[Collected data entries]
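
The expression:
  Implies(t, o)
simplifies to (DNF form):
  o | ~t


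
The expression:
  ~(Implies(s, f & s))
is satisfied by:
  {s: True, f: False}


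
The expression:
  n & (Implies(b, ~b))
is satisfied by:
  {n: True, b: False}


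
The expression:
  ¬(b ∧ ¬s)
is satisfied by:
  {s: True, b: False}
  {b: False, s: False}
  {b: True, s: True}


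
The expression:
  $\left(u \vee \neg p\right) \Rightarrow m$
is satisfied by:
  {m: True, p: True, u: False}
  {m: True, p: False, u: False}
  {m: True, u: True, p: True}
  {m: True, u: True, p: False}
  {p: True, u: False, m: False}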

---

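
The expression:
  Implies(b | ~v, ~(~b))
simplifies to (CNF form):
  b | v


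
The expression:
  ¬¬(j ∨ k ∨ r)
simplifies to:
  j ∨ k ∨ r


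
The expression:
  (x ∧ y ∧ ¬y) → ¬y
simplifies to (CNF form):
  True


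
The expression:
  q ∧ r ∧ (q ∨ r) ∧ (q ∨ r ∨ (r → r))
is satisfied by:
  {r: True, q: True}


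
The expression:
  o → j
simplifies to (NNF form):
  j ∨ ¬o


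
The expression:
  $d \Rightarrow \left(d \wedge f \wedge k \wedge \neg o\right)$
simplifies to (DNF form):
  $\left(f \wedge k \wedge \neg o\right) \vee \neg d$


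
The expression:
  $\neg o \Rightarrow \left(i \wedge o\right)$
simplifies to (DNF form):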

Your assignment:
Wherever the word "Rightarrow" appears in the records above, copy that line.

Written response:
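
  $\left(u \vee \neg p\right) \Rightarrow m$
  $d \Rightarrow \left(d \wedge f \wedge k \wedge \neg o\right)$
  $\neg o \Rightarrow \left(i \wedge o\right)$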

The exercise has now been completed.